Description of the task
Where the records below show a line containing "A 5448 m^2 fish", start copying; end with the line containing "Estimate the thermal", and copy it too.

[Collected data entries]
####################

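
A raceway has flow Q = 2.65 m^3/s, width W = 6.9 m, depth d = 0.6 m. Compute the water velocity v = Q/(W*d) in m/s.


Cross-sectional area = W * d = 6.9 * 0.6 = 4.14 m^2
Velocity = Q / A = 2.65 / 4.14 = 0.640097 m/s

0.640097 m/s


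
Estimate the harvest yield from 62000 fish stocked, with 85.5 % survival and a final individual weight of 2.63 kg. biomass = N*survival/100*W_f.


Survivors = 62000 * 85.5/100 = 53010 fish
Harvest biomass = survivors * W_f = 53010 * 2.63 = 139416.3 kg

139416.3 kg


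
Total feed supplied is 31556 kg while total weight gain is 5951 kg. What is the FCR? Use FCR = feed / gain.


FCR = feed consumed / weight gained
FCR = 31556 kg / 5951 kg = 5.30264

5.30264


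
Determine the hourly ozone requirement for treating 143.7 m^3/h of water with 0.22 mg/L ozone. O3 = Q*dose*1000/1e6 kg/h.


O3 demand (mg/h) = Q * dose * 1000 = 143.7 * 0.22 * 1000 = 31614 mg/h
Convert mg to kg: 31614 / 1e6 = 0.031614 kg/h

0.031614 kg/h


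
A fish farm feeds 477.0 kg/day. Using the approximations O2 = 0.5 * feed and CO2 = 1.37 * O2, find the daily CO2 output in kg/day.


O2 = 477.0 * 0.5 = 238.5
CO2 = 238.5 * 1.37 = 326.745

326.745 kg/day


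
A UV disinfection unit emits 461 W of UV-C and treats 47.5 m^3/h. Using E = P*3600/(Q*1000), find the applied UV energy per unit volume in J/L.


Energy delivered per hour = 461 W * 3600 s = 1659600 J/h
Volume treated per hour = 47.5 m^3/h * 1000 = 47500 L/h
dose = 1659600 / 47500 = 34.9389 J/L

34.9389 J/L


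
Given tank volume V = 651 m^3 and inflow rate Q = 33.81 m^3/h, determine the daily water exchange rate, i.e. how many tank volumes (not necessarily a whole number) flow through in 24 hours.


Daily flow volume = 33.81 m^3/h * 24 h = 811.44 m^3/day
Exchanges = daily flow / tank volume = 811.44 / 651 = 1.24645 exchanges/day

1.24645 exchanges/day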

####################

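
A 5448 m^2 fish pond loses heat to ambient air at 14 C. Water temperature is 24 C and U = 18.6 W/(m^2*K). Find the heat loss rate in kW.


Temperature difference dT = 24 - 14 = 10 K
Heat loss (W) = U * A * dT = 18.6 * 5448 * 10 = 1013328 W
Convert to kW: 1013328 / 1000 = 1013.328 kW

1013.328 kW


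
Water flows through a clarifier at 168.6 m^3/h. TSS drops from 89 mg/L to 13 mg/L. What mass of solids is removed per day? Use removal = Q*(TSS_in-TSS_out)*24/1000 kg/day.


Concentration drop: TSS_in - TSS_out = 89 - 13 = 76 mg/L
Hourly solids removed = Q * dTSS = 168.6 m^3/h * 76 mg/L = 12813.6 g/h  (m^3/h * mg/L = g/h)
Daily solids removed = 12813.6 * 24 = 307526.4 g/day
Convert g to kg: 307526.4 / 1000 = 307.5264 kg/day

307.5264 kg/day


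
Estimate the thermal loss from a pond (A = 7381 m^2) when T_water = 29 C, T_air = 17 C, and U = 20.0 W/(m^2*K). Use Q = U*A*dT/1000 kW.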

####################

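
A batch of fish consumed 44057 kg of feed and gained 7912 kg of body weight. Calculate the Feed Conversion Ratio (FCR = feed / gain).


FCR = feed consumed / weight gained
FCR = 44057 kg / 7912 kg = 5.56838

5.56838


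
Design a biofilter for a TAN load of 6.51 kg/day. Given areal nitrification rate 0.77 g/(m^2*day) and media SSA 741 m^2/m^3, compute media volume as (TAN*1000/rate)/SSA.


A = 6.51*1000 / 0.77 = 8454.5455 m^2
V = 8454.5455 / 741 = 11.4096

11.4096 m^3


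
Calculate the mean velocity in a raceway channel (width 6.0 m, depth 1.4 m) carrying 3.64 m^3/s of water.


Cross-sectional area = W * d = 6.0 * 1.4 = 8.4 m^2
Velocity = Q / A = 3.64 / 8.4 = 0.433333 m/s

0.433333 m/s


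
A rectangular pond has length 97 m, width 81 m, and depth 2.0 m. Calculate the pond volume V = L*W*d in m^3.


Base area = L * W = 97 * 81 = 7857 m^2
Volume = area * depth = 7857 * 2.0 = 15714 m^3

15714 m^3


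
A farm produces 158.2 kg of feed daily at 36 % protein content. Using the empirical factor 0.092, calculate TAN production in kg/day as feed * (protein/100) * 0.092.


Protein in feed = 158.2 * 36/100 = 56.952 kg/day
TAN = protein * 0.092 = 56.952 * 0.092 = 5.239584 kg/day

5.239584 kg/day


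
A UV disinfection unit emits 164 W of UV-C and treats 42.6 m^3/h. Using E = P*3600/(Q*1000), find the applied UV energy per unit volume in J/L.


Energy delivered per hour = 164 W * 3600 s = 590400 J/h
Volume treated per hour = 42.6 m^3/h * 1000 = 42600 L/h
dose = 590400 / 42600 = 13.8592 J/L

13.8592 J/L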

####################

Written response
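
A 5448 m^2 fish pond loses heat to ambient air at 14 C. Water temperature is 24 C and U = 18.6 W/(m^2*K). Find the heat loss rate in kW.


Temperature difference dT = 24 - 14 = 10 K
Heat loss (W) = U * A * dT = 18.6 * 5448 * 10 = 1013328 W
Convert to kW: 1013328 / 1000 = 1013.328 kW

1013.328 kW


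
Water flows through a clarifier at 168.6 m^3/h. TSS drops from 89 mg/L to 13 mg/L. What mass of solids is removed per day? Use removal = Q*(TSS_in-TSS_out)*24/1000 kg/day.


Concentration drop: TSS_in - TSS_out = 89 - 13 = 76 mg/L
Hourly solids removed = Q * dTSS = 168.6 m^3/h * 76 mg/L = 12813.6 g/h  (m^3/h * mg/L = g/h)
Daily solids removed = 12813.6 * 24 = 307526.4 g/day
Convert g to kg: 307526.4 / 1000 = 307.5264 kg/day

307.5264 kg/day


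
Estimate the thermal loss from a pond (A = 7381 m^2) when T_water = 29 C, T_air = 17 C, and U = 20.0 W/(m^2*K). Use Q = U*A*dT/1000 kW.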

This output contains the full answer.